- Your task
Give back every line of the data, word for word.

[Data records]

_____

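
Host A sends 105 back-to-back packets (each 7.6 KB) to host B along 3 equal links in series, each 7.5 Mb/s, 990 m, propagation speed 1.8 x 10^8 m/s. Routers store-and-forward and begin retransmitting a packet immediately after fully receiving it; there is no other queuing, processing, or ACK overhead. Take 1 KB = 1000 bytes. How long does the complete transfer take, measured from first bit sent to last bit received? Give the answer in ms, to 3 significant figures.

867 ms

Per-hop transmission t_tx = L/R = 60800/7500000 = 8.10667 ms.
Per-hop propagation t_prop = 990/180000000 = 0.0055 ms.
Pipeline fill: first packet needs 3·t_tx to clear all hops; remaining 104 packets each add one t_tx.
Total = (3+105-1)·t_tx + 3·t_prop = 107·8.10667 + 3·0.0055 = 867 ms.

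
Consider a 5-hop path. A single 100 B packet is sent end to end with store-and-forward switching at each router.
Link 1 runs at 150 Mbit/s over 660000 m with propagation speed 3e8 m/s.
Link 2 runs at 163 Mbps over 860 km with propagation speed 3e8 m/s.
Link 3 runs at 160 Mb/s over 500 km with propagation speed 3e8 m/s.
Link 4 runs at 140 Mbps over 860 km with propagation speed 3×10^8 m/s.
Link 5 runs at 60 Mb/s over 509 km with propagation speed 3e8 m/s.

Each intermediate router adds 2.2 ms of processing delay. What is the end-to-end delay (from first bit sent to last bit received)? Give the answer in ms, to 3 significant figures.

20.1 ms

L = 100 × 8 = 800 bits.
Transmission delays (L/R per hop): 0.00533333, 0.00490798, 0.005, 0.00571429, 0.0133333 ms; sum = 0.0342889 ms.
Propagation delays (d/s per hop): 2.2, 2.86667, 1.66667, 2.86667, 1.69667 ms; sum = 11.2967 ms.
Processing at 4 router(s): 4 × 2.2 ms = 8.8 ms.
End-to-end = 20.1 ms.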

_____

- Answer to this problem
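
Host A sends 105 back-to-back packets (each 7.6 KB) to host B along 3 equal links in series, each 7.5 Mb/s, 990 m, propagation speed 1.8 x 10^8 m/s. Routers store-and-forward and begin retransmitting a packet immediately after fully receiving it; there is no other queuing, processing, or ACK overhead. Take 1 KB = 1000 bytes. How long does the complete transfer take, measured from first bit sent to last bit received? Give the answer in ms, to 3 significant figures.

867 ms

Per-hop transmission t_tx = L/R = 60800/7500000 = 8.10667 ms.
Per-hop propagation t_prop = 990/180000000 = 0.0055 ms.
Pipeline fill: first packet needs 3·t_tx to clear all hops; remaining 104 packets each add one t_tx.
Total = (3+105-1)·t_tx + 3·t_prop = 107·8.10667 + 3·0.0055 = 867 ms.

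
Consider a 5-hop path. A single 100 B packet is sent end to end with store-and-forward switching at each router.
Link 1 runs at 150 Mbit/s over 660000 m with propagation speed 3e8 m/s.
Link 2 runs at 163 Mbps over 860 km with propagation speed 3e8 m/s.
Link 3 runs at 160 Mb/s over 500 km with propagation speed 3e8 m/s.
Link 4 runs at 140 Mbps over 860 km with propagation speed 3×10^8 m/s.
Link 5 runs at 60 Mb/s over 509 km with propagation speed 3e8 m/s.

Each intermediate router adds 2.2 ms of processing delay. What is the end-to-end delay (from first bit sent to last bit received)? Give the answer in ms, to 3 significant figures.

20.1 ms

L = 100 × 8 = 800 bits.
Transmission delays (L/R per hop): 0.00533333, 0.00490798, 0.005, 0.00571429, 0.0133333 ms; sum = 0.0342889 ms.
Propagation delays (d/s per hop): 2.2, 2.86667, 1.66667, 2.86667, 1.69667 ms; sum = 11.2967 ms.
Processing at 4 router(s): 4 × 2.2 ms = 8.8 ms.
End-to-end = 20.1 ms.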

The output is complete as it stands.